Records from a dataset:

━━━

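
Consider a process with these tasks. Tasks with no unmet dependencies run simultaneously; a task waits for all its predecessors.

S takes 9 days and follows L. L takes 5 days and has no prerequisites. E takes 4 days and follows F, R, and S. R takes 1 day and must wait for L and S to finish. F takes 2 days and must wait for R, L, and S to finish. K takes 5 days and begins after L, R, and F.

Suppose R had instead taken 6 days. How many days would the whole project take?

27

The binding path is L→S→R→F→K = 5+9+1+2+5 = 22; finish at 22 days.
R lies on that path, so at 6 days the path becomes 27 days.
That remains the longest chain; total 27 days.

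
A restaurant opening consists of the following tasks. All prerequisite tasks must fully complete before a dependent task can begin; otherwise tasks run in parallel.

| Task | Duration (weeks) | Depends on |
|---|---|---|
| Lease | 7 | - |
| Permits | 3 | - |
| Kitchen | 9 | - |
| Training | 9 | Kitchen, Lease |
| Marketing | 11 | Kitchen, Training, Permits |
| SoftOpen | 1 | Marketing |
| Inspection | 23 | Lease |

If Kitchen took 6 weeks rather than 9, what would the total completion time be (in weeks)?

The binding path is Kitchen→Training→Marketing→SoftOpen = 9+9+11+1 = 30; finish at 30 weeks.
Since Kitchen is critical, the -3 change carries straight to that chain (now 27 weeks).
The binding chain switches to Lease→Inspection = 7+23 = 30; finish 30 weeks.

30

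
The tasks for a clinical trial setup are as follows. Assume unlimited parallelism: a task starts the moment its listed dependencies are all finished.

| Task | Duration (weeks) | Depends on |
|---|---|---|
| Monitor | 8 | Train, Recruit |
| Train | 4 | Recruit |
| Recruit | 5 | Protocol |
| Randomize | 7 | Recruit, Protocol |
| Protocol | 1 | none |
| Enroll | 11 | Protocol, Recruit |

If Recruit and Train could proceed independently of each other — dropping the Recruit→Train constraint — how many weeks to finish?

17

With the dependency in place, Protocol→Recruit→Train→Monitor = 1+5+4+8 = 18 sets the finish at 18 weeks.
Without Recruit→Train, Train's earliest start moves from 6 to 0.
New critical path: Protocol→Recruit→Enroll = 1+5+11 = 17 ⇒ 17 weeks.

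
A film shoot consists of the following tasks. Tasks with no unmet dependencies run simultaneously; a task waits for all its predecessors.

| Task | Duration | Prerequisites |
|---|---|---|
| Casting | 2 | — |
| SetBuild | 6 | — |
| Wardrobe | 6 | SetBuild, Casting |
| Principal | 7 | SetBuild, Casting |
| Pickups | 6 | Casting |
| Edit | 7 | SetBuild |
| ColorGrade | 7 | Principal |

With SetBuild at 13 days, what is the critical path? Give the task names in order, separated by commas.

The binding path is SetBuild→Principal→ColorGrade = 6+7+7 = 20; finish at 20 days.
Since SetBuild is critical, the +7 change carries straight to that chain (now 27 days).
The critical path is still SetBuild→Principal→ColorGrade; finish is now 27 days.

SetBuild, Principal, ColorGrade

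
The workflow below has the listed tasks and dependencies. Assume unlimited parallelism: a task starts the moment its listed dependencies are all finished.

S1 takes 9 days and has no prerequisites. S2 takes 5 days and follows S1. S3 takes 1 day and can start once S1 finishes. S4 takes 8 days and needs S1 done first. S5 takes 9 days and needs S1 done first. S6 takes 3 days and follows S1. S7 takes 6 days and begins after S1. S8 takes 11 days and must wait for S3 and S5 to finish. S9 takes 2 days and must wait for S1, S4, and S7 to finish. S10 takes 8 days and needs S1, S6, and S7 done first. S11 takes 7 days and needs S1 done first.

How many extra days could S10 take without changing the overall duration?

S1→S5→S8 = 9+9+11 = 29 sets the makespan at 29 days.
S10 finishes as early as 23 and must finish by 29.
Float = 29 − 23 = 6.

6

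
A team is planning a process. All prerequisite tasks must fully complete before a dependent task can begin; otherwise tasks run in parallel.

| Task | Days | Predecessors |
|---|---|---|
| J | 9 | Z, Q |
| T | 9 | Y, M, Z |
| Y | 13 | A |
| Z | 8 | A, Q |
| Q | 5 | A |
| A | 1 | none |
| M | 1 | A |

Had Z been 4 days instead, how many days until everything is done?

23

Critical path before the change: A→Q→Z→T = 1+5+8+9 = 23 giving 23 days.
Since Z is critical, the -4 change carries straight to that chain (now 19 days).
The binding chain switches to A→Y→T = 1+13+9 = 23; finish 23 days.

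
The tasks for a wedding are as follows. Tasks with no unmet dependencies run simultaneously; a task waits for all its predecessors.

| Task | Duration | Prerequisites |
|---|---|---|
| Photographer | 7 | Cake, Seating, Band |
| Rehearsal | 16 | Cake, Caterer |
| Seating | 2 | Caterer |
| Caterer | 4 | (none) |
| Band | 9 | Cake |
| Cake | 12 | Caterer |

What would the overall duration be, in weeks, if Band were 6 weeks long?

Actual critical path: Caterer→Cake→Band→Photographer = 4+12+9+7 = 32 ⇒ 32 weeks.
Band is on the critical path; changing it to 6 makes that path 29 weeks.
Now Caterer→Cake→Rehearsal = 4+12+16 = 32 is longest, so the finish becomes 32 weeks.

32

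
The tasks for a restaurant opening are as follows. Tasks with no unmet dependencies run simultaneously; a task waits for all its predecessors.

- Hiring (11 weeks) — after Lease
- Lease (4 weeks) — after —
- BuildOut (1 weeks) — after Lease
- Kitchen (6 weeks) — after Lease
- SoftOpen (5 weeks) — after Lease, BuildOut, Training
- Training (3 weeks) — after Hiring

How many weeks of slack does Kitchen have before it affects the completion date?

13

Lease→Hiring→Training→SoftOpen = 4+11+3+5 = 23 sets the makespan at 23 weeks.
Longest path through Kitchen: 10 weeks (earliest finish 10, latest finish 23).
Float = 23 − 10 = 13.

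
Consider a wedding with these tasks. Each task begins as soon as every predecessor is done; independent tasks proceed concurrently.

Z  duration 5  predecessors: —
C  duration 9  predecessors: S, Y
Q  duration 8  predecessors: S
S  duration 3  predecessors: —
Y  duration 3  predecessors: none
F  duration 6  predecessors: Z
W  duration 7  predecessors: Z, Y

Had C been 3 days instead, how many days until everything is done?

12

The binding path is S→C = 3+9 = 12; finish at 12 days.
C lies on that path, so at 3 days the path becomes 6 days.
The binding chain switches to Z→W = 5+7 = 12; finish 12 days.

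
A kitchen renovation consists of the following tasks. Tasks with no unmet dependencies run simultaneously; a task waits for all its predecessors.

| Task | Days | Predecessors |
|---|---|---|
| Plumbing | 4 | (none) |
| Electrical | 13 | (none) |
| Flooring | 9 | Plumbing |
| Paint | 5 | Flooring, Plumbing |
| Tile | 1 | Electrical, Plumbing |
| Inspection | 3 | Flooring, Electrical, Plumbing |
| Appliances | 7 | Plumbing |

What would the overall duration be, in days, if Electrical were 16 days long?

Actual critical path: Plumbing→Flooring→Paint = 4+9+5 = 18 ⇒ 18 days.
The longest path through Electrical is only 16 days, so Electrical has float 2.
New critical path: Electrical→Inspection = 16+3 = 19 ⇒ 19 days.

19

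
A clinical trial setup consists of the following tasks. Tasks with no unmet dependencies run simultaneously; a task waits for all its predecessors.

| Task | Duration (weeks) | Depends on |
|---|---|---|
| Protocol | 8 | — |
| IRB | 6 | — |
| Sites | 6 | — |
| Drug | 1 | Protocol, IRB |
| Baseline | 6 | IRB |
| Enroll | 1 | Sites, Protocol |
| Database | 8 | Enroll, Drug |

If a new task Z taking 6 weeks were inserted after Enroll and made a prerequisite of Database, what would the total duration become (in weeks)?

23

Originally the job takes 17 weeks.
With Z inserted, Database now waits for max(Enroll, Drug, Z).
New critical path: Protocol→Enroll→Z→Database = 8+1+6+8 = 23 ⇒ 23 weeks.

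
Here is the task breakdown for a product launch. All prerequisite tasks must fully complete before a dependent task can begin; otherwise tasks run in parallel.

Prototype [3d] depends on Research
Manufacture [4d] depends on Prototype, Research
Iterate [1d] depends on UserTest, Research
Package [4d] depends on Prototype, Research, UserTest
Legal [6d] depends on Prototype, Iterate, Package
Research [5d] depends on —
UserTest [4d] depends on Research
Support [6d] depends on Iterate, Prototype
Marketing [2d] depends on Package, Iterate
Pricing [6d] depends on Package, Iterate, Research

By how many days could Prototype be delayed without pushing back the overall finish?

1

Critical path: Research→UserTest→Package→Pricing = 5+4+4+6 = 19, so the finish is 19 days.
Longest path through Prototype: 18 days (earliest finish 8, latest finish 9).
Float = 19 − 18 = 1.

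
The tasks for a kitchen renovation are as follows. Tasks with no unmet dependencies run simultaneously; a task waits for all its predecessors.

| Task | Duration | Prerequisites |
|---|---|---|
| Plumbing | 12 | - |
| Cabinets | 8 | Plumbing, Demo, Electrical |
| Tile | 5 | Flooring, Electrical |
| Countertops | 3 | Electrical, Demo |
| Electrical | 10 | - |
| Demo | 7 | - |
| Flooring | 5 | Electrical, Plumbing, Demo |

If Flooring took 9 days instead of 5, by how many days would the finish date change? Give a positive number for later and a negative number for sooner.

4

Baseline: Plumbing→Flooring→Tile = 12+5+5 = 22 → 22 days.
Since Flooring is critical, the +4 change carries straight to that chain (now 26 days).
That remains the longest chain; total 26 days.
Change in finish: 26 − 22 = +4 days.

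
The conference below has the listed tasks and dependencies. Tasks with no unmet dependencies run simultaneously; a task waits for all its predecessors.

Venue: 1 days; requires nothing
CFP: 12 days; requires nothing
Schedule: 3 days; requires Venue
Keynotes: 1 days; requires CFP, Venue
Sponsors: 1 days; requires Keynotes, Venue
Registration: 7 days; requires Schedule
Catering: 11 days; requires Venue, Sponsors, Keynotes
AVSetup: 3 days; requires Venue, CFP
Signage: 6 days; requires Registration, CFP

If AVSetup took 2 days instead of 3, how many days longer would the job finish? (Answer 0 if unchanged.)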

━━━

(What to work on): From the line that contains "Schedule: 3 days; requires Venue" through the last line of the records above, copy every line exactly and leave out the rest.

(Answer box):
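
Schedule: 3 days; requires Venue
Keynotes: 1 days; requires CFP, Venue
Sponsors: 1 days; requires Keynotes, Venue
Registration: 7 days; requires Schedule
Catering: 11 days; requires Venue, Sponsors, Keynotes
AVSetup: 3 days; requires Venue, CFP
Signage: 6 days; requires Registration, CFP

If AVSetup took 2 days instead of 3, how many days longer would the job finish? (Answer 0 if unchanged.)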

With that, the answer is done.